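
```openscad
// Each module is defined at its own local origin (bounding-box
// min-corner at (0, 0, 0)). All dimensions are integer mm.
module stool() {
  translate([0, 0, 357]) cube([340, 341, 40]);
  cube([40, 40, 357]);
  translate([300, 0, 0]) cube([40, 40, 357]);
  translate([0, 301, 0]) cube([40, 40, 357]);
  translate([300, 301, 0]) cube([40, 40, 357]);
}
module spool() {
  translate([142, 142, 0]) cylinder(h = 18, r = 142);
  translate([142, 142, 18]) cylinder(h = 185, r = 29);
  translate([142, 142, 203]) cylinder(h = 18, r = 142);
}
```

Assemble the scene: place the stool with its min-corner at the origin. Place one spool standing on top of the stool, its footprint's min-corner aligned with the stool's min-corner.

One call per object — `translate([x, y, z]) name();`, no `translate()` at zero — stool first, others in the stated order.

stool();
translate([0, 0, 397]) spool();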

##########

**Aim of the exercise:**
From the first entry to the last, reproduce everything precisely.

**Exercise solution:**
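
```openscad
// Each module is defined at its own local origin (bounding-box
// min-corner at (0, 0, 0)). All dimensions are integer mm.
module stool() {
  translate([0, 0, 357]) cube([340, 341, 40]);
  cube([40, 40, 357]);
  translate([300, 0, 0]) cube([40, 40, 357]);
  translate([0, 301, 0]) cube([40, 40, 357]);
  translate([300, 301, 0]) cube([40, 40, 357]);
}
module spool() {
  translate([142, 142, 0]) cylinder(h = 18, r = 142);
  translate([142, 142, 18]) cylinder(h = 185, r = 29);
  translate([142, 142, 203]) cylinder(h = 18, r = 142);
}
```

Assemble the scene: place the stool with its min-corner at the origin. Place one spool standing on top of the stool, its footprint's min-corner aligned with the stool's min-corner.

One call per object — `translate([x, y, z]) name();`, no `translate()` at zero — stool first, others in the stated order.

stool();
translate([0, 0, 397]) spool();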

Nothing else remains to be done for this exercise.